▸ **YOUR INSTRUCTIONS**
Word for word, restate the lines from the start of the data down to the line with "y, 6y z, 6x", both included.

┌─ INFORMATION SUPPLIED

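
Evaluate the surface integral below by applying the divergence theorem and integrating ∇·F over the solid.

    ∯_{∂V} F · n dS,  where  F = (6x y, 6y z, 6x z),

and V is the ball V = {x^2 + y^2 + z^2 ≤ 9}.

By the divergence theorem,

    ∯_{∂V} F · n dS = ∭_V (∇ · F) dV.

Compute the divergence:
    ∇ · F = ∂F_x/∂x + ∂F_y/∂y + ∂F_z/∂z = 6y + 6z + 6x = 6x + 6y + 6z.

In spherical coordinates, x = ρ sin(φ) cos(θ), y = ρ sin(φ) sin(θ), z = ρ cos(φ), dV = ρ^2 sin(φ) dρ dφ dθ, with 0 ≤ ρ ≤ 3, 0 ≤ φ ≤ π, 0 ≤ θ ≤ 2π.

The integrand, after substitution and multiplying by the volume element, becomes (6ρ (sqrt(2)sin(φ)sin(θ + π/4) + cos(φ))) · ρ^2 sin(φ), so

    ∭_V (∇·F) dV = ∫_0^{2π} ∫_0^{π} ∫_0^{3} (6ρ (sqrt(2)sin(φ)sin(θ + π/4) + cos(φ))) · ρ^2 sin(φ) dρ dφ dθ.

Inner (ρ from 0 to 3): 243(sqrt(2)sin(φ)sin(θ + π/4) + cos(φ))sin(φ)/2.
Middle (φ from 0 to π): 243sqrt(2)π sin(θ + π/4)/4.
Outer (θ from 0 to 2π): 0.

Therefore ∯_{∂V} F · n dS = 0.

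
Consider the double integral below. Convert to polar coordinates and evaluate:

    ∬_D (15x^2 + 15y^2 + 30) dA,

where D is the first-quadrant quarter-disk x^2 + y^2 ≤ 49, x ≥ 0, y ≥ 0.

The region D is 0 ≤ r ≤ 7, 0 ≤ θ ≤ π/2 in polar coordinates, where x = r cos(θ), y = r sin(θ), and dA = r dr dθ.

Under the substitution, the integrand becomes 15r^2 + 30, so

    ∬_D (15x^2 + 15y^2 + 30) dA = ∫_{0}^{π/2} ∫_{0}^{7} (15r^2 + 30) · r dr dθ.

Inner integral (in r): ∫_{0}^{7} (15r^2 + 30) · r dr = 38955/4.

Outer integral (in θ): ∫_{0}^{π/2} (38955/4) dθ = 38955π/8.

Therefore ∬_D (15x^2 + 15y^2 + 30) dA = 38955π/8.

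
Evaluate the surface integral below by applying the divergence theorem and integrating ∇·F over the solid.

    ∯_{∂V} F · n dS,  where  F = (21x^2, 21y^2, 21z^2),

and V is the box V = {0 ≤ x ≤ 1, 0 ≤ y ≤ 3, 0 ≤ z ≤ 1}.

By the divergence theorem,

    ∯_{∂V} F · n dS = ∭_V (∇ · F) dV.

Compute the divergence:
    ∇ · F = ∂F_x/∂x + ∂F_y/∂y + ∂F_z/∂z = 42x + 42y + 42z.

V is a rectangular box, so dV = dx dy dz with 0 ≤ x ≤ 1, 0 ≤ y ≤ 3, 0 ≤ z ≤ 1.

Integrate (42x + 42y + 42z) over V as an iterated integral:

    ∭_V (∇·F) dV = ∫_0^{1} ∫_0^{3} ∫_0^{1} (42x + 42y + 42z) dz dy dx.

Inner (z from 0 to 1): 42x + 42y + 21.
Middle (y from 0 to 3): 126x + 252.
Outer (x from 0 to 1): 315.

Therefore ∯_{∂V} F · n dS = 315.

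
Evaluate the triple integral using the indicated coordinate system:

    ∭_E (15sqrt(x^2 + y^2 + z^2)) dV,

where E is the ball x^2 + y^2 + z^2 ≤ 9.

In spherical coordinates, x = ρ sin(φ) cos(θ), y = ρ sin(φ) sin(θ), z = ρ cos(φ), and dV = ρ^2 sin(φ) dρ dφ dθ.

The integrand becomes 15ρ, so

    ∭_E (15sqrt(x^2 + y^2 + z^2)) dV = ∫_{0}^{2π} ∫_{0}^{π} ∫_{0}^{3} (15ρ) · ρ^2 sin(φ) dρ dφ dθ.

Inner (ρ): 1215sin(φ)/4.
Middle (φ): 1215/2.
Outer (θ): 1215π.

Therefore the triple integral equals 1215π.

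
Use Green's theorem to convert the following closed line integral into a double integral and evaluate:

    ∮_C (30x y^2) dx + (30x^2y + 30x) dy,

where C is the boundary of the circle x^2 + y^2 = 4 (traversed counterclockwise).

Green's theorem converts the closed line integral into a double integral over the enclosed region D:

    ∮_C P dx + Q dy = ∬_D (∂Q/∂x - ∂P/∂y) dA.

Here P = 30x y^2, Q = 30x^2y + 30x, so

    ∂Q/∂x = 60x y + 30,    ∂P/∂y = 60x y,
    ∂Q/∂x - ∂P/∂y = 30.

D is the region x^2 + y^2 ≤ 4. Evaluating the double integral:

In polar coordinates (x = r cos θ, y = r sin θ, dA = r dr dθ) the integrand becomes 30, so

    ∬_D (30) dA = ∫_0^{2π} ∫_0^{2} (30) · r dr dθ.

Inner (r from 0 to 2): 60.
Outer (θ from 0 to 2π): 120π.

Therefore ∮_C P dx + Q dy = 120π.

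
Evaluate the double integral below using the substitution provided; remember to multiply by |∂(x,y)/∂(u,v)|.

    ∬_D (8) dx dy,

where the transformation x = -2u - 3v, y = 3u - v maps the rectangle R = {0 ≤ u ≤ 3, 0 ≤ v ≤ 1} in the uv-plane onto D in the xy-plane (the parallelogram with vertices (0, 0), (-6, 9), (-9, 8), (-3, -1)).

Compute the Jacobian determinant of (x, y) with respect to (u, v):

    ∂(x,y)/∂(u,v) = | -2  -3 | = (-2)(-1) - (-3)(3) = 11.
                   | 3  -1 |

Its absolute value is |J| = 11 (the area scaling factor).

Substituting x = -2u - 3v, y = 3u - v into the integrand,

    8 → 8,

so the integral becomes

    ∬_R (8) · |J| du dv = ∫_0^3 ∫_0^1 (88) dv du.

Inner (v): 88.
Outer (u): 264.

Therefore ∬_D (8) dx dy = 264.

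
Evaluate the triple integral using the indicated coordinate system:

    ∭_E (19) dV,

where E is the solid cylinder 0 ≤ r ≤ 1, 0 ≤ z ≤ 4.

In cylindrical coordinates, x = r cos(θ), y = r sin(θ), z = z, and dV = r dr dθ dz.

The integrand becomes 19, so

    ∭_E (19) dV = ∫_{0}^{2π} ∫_{0}^{1} ∫_{0}^{4} (19) · r dz dr dθ.

Inner (z): 76r.
Middle (r from 0 to 1): 38.
Outer (θ): 76π.

Therefore the triple integral equals 76π.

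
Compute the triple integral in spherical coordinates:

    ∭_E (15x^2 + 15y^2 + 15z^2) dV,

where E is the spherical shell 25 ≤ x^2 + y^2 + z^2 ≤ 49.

In spherical coordinates, x = ρ sin(φ) cos(θ), y = ρ sin(φ) sin(θ), z = ρ cos(φ), and dV = ρ^2 sin(φ) dρ dφ dθ.

The integrand becomes 15ρ^2, so

    ∭_E (15x^2 + 15y^2 + 15z^2) dV = ∫_{0}^{2π} ∫_{0}^{π} ∫_{5}^{7} (15ρ^2) · ρ^2 sin(φ) dρ dφ dθ.

Inner (ρ): 41046sin(φ).
Middle (φ): 82092.
Outer (θ): 164184π.

Therefore the triple integral equals 164184π.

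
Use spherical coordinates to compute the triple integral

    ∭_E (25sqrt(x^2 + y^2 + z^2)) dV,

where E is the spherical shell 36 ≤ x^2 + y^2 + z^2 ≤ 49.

In spherical coordinates, x = ρ sin(φ) cos(θ), y = ρ sin(φ) sin(θ), z = ρ cos(φ), and dV = ρ^2 sin(φ) dρ dφ dθ.

The integrand becomes 25ρ, so

    ∭_E (25sqrt(x^2 + y^2 + z^2)) dV = ∫_{0}^{2π} ∫_{0}^{π} ∫_{6}^{7} (25ρ) · ρ^2 sin(φ) dρ dφ dθ.

Inner (ρ): 27625sin(φ)/4.
Middle (φ): 27625/2.
Outer (θ): 27625π.

Therefore the triple integral equals 27625π.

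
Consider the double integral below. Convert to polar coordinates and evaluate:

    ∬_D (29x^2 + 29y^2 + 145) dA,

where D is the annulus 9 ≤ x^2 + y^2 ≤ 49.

The region D is 3 ≤ r ≤ 7, 0 ≤ θ ≤ 2π in polar coordinates, where x = r cos(θ), y = r sin(θ), and dA = r dr dθ.

Under the substitution, the integrand becomes 29r^2 + 145, so

    ∬_D (29x^2 + 29y^2 + 145) dA = ∫_{0}^{2π} ∫_{3}^{7} (29r^2 + 145) · r dr dθ.

Inner integral (in r): ∫_{3}^{7} (29r^2 + 145) · r dr = 19720.

Outer integral (in θ): ∫_{0}^{2π} (19720) dθ = 39440π.

Therefore ∬_D (29x^2 + 29y^2 + 145) dA = 39440π.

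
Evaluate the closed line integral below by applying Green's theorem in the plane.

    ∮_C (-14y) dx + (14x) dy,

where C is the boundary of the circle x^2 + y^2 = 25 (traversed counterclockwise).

Green's theorem converts the closed line integral into a double integral over the enclosed region D:

    ∮_C P dx + Q dy = ∬_D (∂Q/∂x - ∂P/∂y) dA.

Here P = -14y, Q = 14x, so

    ∂Q/∂x = 14,    ∂P/∂y = -14,
    ∂Q/∂x - ∂P/∂y = 28.

D is the region x^2 + y^2 ≤ 25. Evaluating the double integral:

In polar coordinates (x = r cos θ, y = r sin θ, dA = r dr dθ) the integrand becomes 28, so

    ∬_D (28) dA = ∫_0^{2π} ∫_0^{5} (28) · r dr dθ.

Inner (r from 0 to 5): 350.
Outer (θ from 0 to 2π): 700π.

Therefore ∮_C P dx + Q dy = 700π.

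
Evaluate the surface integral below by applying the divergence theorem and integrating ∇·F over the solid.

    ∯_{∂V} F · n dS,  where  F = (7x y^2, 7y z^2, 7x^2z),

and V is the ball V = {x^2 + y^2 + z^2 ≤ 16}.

By the divergence theorem,

    ∯_{∂V} F · n dS = ∭_V (∇ · F) dV.

Compute the divergence:
    ∇ · F = ∂F_x/∂x + ∂F_y/∂y + ∂F_z/∂z = 7y^2 + 7z^2 + 7x^2 = 7x^2 + 7y^2 + 7z^2.

In spherical coordinates, x = ρ sin(φ) cos(θ), y = ρ sin(φ) sin(θ), z = ρ cos(φ), dV = ρ^2 sin(φ) dρ dφ dθ, with 0 ≤ ρ ≤ 4, 0 ≤ φ ≤ π, 0 ≤ θ ≤ 2π.

The integrand, after substitution and multiplying by the volume element, becomes (7ρ^2) · ρ^2 sin(φ), so

    ∭_V (∇·F) dV = ∫_0^{2π} ∫_0^{π} ∫_0^{4} (7ρ^2) · ρ^2 sin(φ) dρ dφ dθ.

Inner (ρ from 0 to 4): 7168sin(φ)/5.
Middle (φ from 0 to π): 14336/5.
Outer (θ from 0 to 2π): 28672π/5.

Therefore ∯_{∂V} F · n dS = 28672π/5.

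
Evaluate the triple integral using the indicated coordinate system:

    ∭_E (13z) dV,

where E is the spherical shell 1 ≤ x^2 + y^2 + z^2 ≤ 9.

In spherical coordinates, x = ρ sin(φ) cos(θ), y = ρ sin(φ) sin(θ), z = ρ cos(φ), and dV = ρ^2 sin(φ) dρ dφ dθ.

The integrand becomes 13ρ cos(φ), so

    ∭_E (13z) dV = ∫_{0}^{2π} ∫_{0}^{π} ∫_{1}^{3} (13ρ cos(φ)) · ρ^2 sin(φ) dρ dφ dθ.

Inner (ρ): 130sin(2φ).
Middle (φ): 0.
Outer (θ): 0.

Therefore the triple integral equals 0.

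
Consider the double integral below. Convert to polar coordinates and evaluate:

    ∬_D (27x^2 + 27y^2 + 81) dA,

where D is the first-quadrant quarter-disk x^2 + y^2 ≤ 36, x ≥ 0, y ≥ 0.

The region D is 0 ≤ r ≤ 6, 0 ≤ θ ≤ π/2 in polar coordinates, where x = r cos(θ), y = r sin(θ), and dA = r dr dθ.

Under the substitution, the integrand becomes 27r^2 + 81, so

    ∬_D (27x^2 + 27y^2 + 81) dA = ∫_{0}^{π/2} ∫_{0}^{6} (27r^2 + 81) · r dr dθ.

Inner integral (in r): ∫_{0}^{6} (27r^2 + 81) · r dr = 10206.

Outer integral (in θ): ∫_{0}^{π/2} (10206) dθ = 5103π.

Therefore ∬_D (27x^2 + 27y^2 + 81) dA = 5103π.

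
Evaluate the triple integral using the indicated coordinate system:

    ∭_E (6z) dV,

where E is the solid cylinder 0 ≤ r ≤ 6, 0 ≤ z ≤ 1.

In cylindrical coordinates, x = r cos(θ), y = r sin(θ), z = z, and dV = r dr dθ dz.

The integrand becomes 6z, so

    ∭_E (6z) dV = ∫_{0}^{2π} ∫_{0}^{6} ∫_{0}^{1} (6z) · r dz dr dθ.

Inner (z): 3r.
Middle (r from 0 to 6): 54.
Outer (θ): 108π.

Therefore the triple integral equals 108π.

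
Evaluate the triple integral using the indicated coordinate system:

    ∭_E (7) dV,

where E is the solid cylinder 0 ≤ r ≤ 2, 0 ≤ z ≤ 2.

In cylindrical coordinates, x = r cos(θ), y = r sin(θ), z = z, and dV = r dr dθ dz.

The integrand becomes 7, so

    ∭_E (7) dV = ∫_{0}^{2π} ∫_{0}^{2} ∫_{0}^{2} (7) · r dz dr dθ.

Inner (z): 14r.
Middle (r from 0 to 2): 28.
Outer (θ): 56π.

Therefore the triple integral equals 56π.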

└─

▸ **WRITTEN ANSWER**
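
Evaluate the surface integral below by applying the divergence theorem and integrating ∇·F over the solid.

    ∯_{∂V} F · n dS,  where  F = (6x y, 6y z, 6x z),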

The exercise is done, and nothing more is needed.